For the entries below, count the lines that contain the word "completion" and reply with that number only.

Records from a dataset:
● ● ● ● ●

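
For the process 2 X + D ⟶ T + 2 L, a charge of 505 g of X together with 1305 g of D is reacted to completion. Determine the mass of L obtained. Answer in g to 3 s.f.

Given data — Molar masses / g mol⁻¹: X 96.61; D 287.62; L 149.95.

784 g

n(X) = 505.0 / 96.61 = 5.227 mol
n(D) = 1305 / 287.62 = 4.537 mol
n/ν for X = 5.227/2 = 2.614
n/ν for D = 4.537/1 = 4.537
Smallest n/ν is X → limiting reagent.
n(L) = (2/2) × 5.227 = 5.227 mol
mass = 5.227 × 149.95 = 783.8 g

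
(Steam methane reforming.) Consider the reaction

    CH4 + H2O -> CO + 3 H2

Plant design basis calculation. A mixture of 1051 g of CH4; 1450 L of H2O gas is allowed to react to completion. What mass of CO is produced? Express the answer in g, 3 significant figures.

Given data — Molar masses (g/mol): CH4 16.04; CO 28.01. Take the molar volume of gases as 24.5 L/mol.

n(CH4) = 1051 / 16.04 = 65.52 mol
n(H2O) = 1450 / 24.5 = 59.18 mol
n/ν for CH4 = 65.52/1 = 65.52
n/ν for H2O = 59.18/1 = 59.18
Smallest n/ν is H2O → limiting reagent.
n(CO) = (1/1) × 59.18 = 59.18 mol
mass = 59.18 × 28.01 = 1658 g

1660 g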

● ● ● ● ●

*Output below*: 2